Stored data:
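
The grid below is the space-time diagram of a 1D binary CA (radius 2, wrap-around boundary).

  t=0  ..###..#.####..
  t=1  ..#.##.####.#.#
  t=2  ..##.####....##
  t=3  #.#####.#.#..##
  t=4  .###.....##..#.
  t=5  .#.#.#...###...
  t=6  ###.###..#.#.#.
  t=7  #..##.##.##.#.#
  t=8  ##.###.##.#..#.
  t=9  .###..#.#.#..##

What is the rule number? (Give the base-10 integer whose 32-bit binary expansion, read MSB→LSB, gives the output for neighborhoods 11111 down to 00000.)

445758948

  ##### -> .   bit 31 = 0  t=3,i=4
  ####. -> .   bit 30 = 0  t=0,i=11
  ###.# -> .   bit 29 = 0  t=1,i=10
  ###.. -> #   bit 28 = 1  t=0,i=4
  ##.## -> #   bit 27 = 1  t=1,i=6
  ##.#. -> .   bit 26 = 0  t=1,i=11
  ##..# -> #   bit 25 = 1  t=0,i=5
  ##... -> .   bit 24 = 0  t=0,i=13
  #.### -> #   bit 23 = 1  t=0,i=9
  #.##. -> .   bit 22 = 0  t=1,i=4
  #.#.# -> .   bit 21 = 0  t=1,i=12
  #.#.. -> #   bit 20 = 1  t=1,i=14
  #..## -> .   bit 19 = 0  t=2,i=1
  #..#. -> .   bit 18 = 0  t=0,i=6
  #...# -> .   bit 17 = 0  t=5,i=7
  #.... -> #   bit 16 = 1  t=0,i=14
  .#### -> #   bit 15 = 1  t=0,i=10
  .###. -> .   bit 14 = 0  t=0,i=3
  .##.# -> #   bit 13 = 1  t=1,i=5
  .##.. -> #   bit 12 = 1  t=2,i=14
  .#.## -> #   bit 11 = 1  t=0,i=8
  .#.#. -> #   bit 10 = 1  t=1,i=13
  .#..# -> .   bit 9 = 0  t=1,i=0
  .#... -> #   bit 8 = 1  t=5,i=6
  ..### -> #   bit 7 = 1  t=0,i=2
  ..##. -> #   bit 6 = 1  t=2,i=2
  ..#.# -> #   bit 5 = 1  t=0,i=7
  ..#.. -> .   bit 4 = 0  t=4,i=13
  ...## -> .   bit 3 = 0  t=0,i=1
  ...#. -> #   bit 2 = 1  t=5,i=0
  ....# -> .   bit 1 = 0  t=0,i=0
  ..... -> .   bit 0 = 0  t=4,i=6
  bits 00011010100100011011110111100100 = 445758948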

### WORK INSTRUCTIONS
Quote every record above exactly.

### SOLUTION
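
The grid below is the space-time diagram of a 1D binary CA (radius 2, wrap-around boundary).

  t=0  ..###..#.####..
  t=1  ..#.##.####.#.#
  t=2  ..##.####....##
  t=3  #.#####.#.#..##
  t=4  .###.....##..#.
  t=5  .#.#.#...###...
  t=6  ###.###..#.#.#.
  t=7  #..##.##.##.#.#
  t=8  ##.###.##.#..#.
  t=9  .###..#.#.#..##

What is the rule number? (Give the base-10 integer whose 32-bit binary expansion, read MSB→LSB, gives the output for neighborhoods 11111 down to 00000.)

445758948

  ##### -> .   bit 31 = 0  t=3,i=4
  ####. -> .   bit 30 = 0  t=0,i=11
  ###.# -> .   bit 29 = 0  t=1,i=10
  ###.. -> #   bit 28 = 1  t=0,i=4
  ##.## -> #   bit 27 = 1  t=1,i=6
  ##.#. -> .   bit 26 = 0  t=1,i=11
  ##..# -> #   bit 25 = 1  t=0,i=5
  ##... -> .   bit 24 = 0  t=0,i=13
  #.### -> #   bit 23 = 1  t=0,i=9
  #.##. -> .   bit 22 = 0  t=1,i=4
  #.#.# -> .   bit 21 = 0  t=1,i=12
  #.#.. -> #   bit 20 = 1  t=1,i=14
  #..## -> .   bit 19 = 0  t=2,i=1
  #..#. -> .   bit 18 = 0  t=0,i=6
  #...# -> .   bit 17 = 0  t=5,i=7
  #.... -> #   bit 16 = 1  t=0,i=14
  .#### -> #   bit 15 = 1  t=0,i=10
  .###. -> .   bit 14 = 0  t=0,i=3
  .##.# -> #   bit 13 = 1  t=1,i=5
  .##.. -> #   bit 12 = 1  t=2,i=14
  .#.## -> #   bit 11 = 1  t=0,i=8
  .#.#. -> #   bit 10 = 1  t=1,i=13
  .#..# -> .   bit 9 = 0  t=1,i=0
  .#... -> #   bit 8 = 1  t=5,i=6
  ..### -> #   bit 7 = 1  t=0,i=2
  ..##. -> #   bit 6 = 1  t=2,i=2
  ..#.# -> #   bit 5 = 1  t=0,i=7
  ..#.. -> .   bit 4 = 0  t=4,i=13
  ...## -> .   bit 3 = 0  t=0,i=1
  ...#. -> #   bit 2 = 1  t=5,i=0
  ....# -> .   bit 1 = 0  t=0,i=0
  ..... -> .   bit 0 = 0  t=4,i=6
  bits 00011010100100011011110111100100 = 445758948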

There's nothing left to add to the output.